=== ASSIGNMENT ===
Up to and including the final line, retype each line of the records below, starting with the one that contains "Over the year, Aiko".

[RECORD SET]

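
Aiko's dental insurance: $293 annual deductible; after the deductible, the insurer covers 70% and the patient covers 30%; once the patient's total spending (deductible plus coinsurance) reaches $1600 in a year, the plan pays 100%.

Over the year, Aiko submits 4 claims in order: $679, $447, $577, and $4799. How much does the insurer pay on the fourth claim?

$3915

Claim 1 — $679: deductible takes $293, $386 remains; 30% of $386 = $115.80. Patient owes $408.80 (running OOP $408.80). Plan pays $679 − $408.80 = $270.20.
Claim 2 — $447: deductible met; 30% of $447 = $134.10. Patient owes $134.10 (running OOP $542.90). Insurer: $447 − $134.10 = $312.90.
Claim 3 — $577: 30% coinsurance on $577 = $173.10. Patient pays $173.10; OOP now $716. Plan pays $577 − $173.10 = $403.90.
Claim 4 — $4799: deductible met; 30% of $4799 = $1439.70. Adding that to $716 gives $2155.70, past the $1600 cap; patient pays only $1600 − $716 = $884. Plan pays $4799 − $884 = $3915.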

[/RECORD SET]

=== SOLUTION TO THIS PROBLEM ===
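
Over the year, Aiko submits 4 claims in order: $679, $447, $577, and $4799. How much does the insurer pay on the fourth claim?

$3915

Claim 1 — $679: deductible takes $293, $386 remains; 30% of $386 = $115.80. Patient owes $408.80 (running OOP $408.80). Plan pays $679 − $408.80 = $270.20.
Claim 2 — $447: deductible met; 30% of $447 = $134.10. Patient owes $134.10 (running OOP $542.90). Insurer: $447 − $134.10 = $312.90.
Claim 3 — $577: 30% coinsurance on $577 = $173.10. Patient pays $173.10; OOP now $716. Plan pays $577 − $173.10 = $403.90.
Claim 4 — $4799: deductible met; 30% of $4799 = $1439.70. Adding that to $716 gives $2155.70, past the $1600 cap; patient pays only $1600 − $716 = $884. Plan pays $4799 − $884 = $3915.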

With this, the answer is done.